-------- Supplied entries

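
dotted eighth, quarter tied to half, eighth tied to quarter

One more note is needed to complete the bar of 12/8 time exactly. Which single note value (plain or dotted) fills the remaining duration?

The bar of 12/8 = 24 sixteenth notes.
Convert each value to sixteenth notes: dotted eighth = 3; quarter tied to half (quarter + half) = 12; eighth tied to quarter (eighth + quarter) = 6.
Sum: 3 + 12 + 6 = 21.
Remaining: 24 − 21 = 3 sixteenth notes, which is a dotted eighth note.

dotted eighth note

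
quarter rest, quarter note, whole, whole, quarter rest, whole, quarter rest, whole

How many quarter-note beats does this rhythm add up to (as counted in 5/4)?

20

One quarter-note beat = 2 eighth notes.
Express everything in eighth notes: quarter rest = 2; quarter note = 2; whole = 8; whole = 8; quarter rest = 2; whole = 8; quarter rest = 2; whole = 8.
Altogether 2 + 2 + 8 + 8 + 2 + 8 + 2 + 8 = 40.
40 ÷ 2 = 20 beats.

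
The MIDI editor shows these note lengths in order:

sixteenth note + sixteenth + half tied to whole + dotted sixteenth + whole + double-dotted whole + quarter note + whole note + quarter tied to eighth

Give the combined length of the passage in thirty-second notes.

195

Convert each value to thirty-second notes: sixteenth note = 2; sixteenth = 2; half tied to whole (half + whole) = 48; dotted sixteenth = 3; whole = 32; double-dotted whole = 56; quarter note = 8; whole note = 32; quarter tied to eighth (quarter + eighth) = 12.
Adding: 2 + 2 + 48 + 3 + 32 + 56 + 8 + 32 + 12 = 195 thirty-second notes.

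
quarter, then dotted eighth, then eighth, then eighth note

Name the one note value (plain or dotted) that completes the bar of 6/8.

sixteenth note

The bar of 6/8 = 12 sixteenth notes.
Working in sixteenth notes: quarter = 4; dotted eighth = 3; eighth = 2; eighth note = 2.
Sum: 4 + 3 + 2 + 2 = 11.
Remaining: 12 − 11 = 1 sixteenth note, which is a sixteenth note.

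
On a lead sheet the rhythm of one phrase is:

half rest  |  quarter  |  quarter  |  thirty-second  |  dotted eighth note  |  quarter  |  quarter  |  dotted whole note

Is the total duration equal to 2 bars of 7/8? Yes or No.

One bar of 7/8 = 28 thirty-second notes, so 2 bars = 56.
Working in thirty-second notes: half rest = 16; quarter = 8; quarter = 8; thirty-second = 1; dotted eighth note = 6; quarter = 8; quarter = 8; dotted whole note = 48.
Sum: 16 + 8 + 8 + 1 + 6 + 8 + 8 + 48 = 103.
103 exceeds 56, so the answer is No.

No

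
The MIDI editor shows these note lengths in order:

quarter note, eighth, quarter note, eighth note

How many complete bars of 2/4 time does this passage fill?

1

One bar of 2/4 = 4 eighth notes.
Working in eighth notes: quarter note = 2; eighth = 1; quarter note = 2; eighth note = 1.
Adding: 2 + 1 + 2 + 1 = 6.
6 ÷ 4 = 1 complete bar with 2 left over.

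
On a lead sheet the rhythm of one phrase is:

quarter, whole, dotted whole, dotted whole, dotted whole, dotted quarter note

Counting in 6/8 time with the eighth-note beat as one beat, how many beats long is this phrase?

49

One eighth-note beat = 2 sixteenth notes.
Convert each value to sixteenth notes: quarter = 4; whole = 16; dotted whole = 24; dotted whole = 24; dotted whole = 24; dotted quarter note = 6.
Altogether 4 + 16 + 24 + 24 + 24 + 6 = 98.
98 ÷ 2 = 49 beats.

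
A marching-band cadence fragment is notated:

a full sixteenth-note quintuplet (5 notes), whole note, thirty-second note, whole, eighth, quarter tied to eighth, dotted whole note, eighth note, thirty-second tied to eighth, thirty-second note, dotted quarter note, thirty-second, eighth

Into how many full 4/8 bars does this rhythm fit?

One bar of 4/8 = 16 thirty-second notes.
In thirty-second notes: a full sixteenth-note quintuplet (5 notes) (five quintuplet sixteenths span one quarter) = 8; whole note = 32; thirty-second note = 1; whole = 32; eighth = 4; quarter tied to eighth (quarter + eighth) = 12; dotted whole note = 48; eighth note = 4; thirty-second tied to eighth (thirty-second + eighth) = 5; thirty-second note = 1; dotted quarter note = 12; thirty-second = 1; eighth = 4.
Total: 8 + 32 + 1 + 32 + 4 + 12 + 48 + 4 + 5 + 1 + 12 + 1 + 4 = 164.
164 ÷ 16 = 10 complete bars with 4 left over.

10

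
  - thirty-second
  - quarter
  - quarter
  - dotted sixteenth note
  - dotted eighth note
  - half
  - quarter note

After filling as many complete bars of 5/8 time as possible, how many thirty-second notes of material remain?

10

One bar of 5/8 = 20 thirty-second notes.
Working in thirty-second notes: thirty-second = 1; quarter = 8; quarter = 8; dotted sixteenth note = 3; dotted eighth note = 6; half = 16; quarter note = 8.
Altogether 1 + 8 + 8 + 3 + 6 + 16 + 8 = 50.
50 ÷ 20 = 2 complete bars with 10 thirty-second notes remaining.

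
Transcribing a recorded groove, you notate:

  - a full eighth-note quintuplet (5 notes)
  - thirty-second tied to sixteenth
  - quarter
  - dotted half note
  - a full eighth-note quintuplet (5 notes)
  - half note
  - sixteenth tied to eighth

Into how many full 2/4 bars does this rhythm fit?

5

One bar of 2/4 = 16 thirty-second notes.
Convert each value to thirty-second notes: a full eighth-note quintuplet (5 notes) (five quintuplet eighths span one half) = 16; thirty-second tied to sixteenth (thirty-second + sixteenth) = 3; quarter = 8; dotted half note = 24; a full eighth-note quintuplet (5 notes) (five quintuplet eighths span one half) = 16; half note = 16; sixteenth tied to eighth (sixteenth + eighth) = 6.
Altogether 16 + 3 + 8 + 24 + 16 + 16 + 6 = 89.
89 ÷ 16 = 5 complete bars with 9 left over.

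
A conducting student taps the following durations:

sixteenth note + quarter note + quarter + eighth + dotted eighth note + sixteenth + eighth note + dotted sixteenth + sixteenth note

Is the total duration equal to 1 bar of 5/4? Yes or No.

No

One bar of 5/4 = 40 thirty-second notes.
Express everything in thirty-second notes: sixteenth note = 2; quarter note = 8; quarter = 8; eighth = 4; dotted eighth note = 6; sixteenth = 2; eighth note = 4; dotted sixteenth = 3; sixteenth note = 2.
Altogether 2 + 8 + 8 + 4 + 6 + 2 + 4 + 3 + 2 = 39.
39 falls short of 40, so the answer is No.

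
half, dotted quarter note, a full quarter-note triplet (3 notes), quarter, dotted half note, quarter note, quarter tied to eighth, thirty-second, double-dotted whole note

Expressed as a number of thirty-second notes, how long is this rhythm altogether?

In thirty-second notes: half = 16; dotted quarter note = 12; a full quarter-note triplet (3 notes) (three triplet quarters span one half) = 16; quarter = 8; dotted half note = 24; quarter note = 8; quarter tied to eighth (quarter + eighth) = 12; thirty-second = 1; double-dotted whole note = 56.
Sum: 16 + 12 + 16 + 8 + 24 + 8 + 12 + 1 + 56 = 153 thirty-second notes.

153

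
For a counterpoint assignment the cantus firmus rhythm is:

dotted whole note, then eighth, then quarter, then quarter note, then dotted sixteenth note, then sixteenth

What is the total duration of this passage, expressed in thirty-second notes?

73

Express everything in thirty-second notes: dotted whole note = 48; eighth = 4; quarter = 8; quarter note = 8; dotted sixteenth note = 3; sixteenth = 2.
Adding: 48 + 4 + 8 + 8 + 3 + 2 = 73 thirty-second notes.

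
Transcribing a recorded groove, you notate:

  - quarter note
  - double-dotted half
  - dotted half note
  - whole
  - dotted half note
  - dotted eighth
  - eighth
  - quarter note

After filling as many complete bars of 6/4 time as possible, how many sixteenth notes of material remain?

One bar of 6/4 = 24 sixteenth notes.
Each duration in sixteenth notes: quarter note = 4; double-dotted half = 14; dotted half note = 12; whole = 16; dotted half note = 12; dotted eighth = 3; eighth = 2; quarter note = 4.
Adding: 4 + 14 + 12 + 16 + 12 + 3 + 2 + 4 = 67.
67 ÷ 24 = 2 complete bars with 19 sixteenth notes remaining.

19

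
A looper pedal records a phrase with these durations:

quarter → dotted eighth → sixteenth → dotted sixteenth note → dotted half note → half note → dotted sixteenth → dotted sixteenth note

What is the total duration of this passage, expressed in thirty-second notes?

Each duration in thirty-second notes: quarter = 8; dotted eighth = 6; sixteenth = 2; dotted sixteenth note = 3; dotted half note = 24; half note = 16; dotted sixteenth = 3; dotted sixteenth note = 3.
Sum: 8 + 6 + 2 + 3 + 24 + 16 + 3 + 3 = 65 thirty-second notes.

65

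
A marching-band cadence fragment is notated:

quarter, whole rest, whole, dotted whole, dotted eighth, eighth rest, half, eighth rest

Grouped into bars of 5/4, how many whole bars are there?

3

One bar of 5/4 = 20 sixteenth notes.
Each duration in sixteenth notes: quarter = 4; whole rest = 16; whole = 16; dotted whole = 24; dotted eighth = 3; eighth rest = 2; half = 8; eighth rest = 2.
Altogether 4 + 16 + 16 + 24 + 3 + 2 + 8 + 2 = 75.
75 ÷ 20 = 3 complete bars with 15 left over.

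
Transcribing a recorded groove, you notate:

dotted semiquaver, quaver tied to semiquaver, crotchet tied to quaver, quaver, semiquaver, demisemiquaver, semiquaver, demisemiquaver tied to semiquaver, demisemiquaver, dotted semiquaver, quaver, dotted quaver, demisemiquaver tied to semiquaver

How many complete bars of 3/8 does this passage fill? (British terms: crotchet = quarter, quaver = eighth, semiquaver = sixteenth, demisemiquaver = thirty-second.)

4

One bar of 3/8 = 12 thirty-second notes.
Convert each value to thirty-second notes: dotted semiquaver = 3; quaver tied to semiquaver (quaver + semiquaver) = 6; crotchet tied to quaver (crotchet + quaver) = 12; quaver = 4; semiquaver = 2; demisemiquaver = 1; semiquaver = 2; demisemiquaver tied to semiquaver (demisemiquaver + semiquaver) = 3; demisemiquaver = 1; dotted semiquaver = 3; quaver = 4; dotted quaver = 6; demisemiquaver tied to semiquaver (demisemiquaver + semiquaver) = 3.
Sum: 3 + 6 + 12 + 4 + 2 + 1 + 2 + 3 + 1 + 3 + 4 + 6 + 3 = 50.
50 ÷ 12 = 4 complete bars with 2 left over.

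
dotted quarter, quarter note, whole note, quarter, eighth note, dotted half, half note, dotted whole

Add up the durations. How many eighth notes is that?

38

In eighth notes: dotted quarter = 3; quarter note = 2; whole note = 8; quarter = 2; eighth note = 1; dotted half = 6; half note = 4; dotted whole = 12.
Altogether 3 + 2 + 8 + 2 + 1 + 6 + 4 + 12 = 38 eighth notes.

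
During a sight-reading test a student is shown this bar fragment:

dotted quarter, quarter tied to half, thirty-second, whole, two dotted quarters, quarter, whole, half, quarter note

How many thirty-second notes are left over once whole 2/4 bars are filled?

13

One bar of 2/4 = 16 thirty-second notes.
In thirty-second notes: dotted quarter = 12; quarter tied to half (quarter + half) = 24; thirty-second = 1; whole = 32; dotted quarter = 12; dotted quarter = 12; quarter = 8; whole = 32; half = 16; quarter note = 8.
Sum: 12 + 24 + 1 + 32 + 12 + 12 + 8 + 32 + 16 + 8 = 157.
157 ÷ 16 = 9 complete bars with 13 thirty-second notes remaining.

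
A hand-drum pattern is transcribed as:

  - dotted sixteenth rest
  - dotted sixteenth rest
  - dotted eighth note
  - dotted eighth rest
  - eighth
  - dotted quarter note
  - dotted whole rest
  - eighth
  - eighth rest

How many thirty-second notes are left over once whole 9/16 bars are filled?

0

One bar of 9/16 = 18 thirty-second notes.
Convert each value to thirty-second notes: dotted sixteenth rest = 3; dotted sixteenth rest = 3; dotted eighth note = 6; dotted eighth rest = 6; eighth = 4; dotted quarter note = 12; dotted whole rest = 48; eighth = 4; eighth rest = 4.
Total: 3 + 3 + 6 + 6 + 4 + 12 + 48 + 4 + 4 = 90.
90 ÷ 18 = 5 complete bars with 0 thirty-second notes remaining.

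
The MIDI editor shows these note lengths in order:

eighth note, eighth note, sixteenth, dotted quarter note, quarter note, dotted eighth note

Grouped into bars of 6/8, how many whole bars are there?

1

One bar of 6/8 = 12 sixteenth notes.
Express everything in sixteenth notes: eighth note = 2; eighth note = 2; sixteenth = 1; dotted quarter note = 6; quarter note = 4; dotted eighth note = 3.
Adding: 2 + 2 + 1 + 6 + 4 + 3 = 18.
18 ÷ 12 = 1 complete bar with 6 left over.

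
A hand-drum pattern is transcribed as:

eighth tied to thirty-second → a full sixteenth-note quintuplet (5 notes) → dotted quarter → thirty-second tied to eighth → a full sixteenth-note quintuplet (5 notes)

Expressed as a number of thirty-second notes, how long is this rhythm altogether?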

----------------

## What the task requires
Each line from the start of the records through the line holding "quarter rest, quarter" must be returned exactly; nothing else belongs in the answer.

## Response area
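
dotted eighth, quarter tied to half, eighth tied to quarter

One more note is needed to complete the bar of 12/8 time exactly. Which single note value (plain or dotted) fills the remaining duration?

The bar of 12/8 = 24 sixteenth notes.
Convert each value to sixteenth notes: dotted eighth = 3; quarter tied to half (quarter + half) = 12; eighth tied to quarter (eighth + quarter) = 6.
Sum: 3 + 12 + 6 = 21.
Remaining: 24 − 21 = 3 sixteenth notes, which is a dotted eighth note.

dotted eighth note

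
quarter rest, quarter note, whole, whole, quarter rest, whole, quarter rest, whole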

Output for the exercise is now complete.